> _Exercise description_: In the entries below, identify every line with the string "positive" and copy it.
--- START ---
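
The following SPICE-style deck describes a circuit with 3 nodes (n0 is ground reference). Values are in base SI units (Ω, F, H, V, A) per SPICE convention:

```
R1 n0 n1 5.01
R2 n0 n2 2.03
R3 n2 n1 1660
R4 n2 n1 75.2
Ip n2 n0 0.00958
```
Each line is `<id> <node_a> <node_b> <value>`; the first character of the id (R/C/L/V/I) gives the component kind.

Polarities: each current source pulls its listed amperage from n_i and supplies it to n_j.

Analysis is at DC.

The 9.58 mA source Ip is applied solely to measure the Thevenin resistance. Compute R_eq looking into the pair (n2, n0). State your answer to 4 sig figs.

R_eq = 1.978 Ω

Element admittances at DC:
  Y(R1) = 0.1996 S between n0,n1
  Y(R2) = 0.4926 S between n0,n2
  Y(R3) = 0.0006024 S between n2,n1
  Y(R4) = 0.01330 S between n2,n1
  Ip: injects 0.00958 A into n0 (from n2)
Assemble and solve the 2×2 MNA system:
  V(n1)=-0.001234  V(n2)=-0.01895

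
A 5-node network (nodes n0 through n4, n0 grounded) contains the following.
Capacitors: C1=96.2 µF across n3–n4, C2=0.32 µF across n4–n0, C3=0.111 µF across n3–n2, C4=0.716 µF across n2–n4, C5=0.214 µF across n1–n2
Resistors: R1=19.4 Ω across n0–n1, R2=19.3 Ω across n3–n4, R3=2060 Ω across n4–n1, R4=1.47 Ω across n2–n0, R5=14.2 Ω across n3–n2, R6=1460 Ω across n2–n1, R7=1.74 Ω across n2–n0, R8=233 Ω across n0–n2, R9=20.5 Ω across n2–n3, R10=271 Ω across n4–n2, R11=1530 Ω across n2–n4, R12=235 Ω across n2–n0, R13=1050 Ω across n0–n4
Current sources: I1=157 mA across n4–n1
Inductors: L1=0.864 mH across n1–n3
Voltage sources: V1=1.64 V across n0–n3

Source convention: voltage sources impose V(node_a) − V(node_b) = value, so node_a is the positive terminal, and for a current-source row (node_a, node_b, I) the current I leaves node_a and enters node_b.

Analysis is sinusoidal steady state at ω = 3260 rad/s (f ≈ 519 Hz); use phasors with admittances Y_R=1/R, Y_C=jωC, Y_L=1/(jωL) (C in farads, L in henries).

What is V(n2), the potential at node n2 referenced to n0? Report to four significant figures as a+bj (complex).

-0.1481-0.001947j V

Apply KCL at each of the 4 non-ground nodes and solve the resulting linear system.
Node n1: branches {R1, R3, R6, I1, L1, C5} → V_1 = -1.544+0.6702j
Node n2: branches {R4, R5, R6, C3, R7, C4, R8, R9, R10, R11, R12, C5} → V_2 = -0.1481-0.001947j
Node n3: branches {C1, R2, R5, C3, R9, L1, V1} → V_3 = -1.640+0.000j
Node n4: branches {C1, R2, R3, C2, C4, R10, R11, R13, I1} → V_4 = -1.706+0.4578j
Source currents: i(V1)=-0.2688+0.03074j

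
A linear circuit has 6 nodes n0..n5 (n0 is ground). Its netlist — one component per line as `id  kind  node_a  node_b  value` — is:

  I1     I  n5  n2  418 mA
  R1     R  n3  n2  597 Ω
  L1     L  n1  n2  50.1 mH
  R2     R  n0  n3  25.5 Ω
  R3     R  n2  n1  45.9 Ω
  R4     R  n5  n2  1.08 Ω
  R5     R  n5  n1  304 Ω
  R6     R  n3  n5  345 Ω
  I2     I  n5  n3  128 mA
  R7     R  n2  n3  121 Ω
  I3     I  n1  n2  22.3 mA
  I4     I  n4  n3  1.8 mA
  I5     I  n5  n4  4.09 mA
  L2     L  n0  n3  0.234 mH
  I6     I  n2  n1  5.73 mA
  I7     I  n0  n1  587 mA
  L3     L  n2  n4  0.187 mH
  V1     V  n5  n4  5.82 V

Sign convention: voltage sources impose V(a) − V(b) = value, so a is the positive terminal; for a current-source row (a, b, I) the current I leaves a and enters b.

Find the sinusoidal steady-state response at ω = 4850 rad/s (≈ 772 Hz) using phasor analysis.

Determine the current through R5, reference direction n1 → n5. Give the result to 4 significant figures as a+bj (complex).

Apply KCL at each of the 5 non-ground nodes and solve the resulting linear system.
Node n1: branches {L1, R3, R5, I3, I6, I7} → V_1 = 57.55+4.677j
Node n2: branches {I1, R1, L1, R3, R4, R7, I3, I6, L3} → V_2 = 34.94+1.380j
Node n3: branches {R1, R2, R6, I2, R7, I4, L2} → V_3 = 0.02959+0.6649j
Node n4: branches {I4, I5, L3, V1} → V_4 = 32.25-1.789j
Node n5: branches {I1, R4, R5, R6, I2, I5, V1} → V_5 = 38.07-1.789j
Source currents: i(V1)=-3.497+2.963j

0.06410+0.02127j A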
--- END ---
> _Written reply_:
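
Source convention: voltage sources impose V(node_a) − V(node_b) = value, so node_a is the positive terminal, and for a current-source row (node_a, node_b, I) the current I leaves node_a and enters node_b.
Sign convention: voltage sources impose V(a) − V(b) = value, so a is the positive terminal; for a current-source row (a, b, I) the current I leaves a and enters b.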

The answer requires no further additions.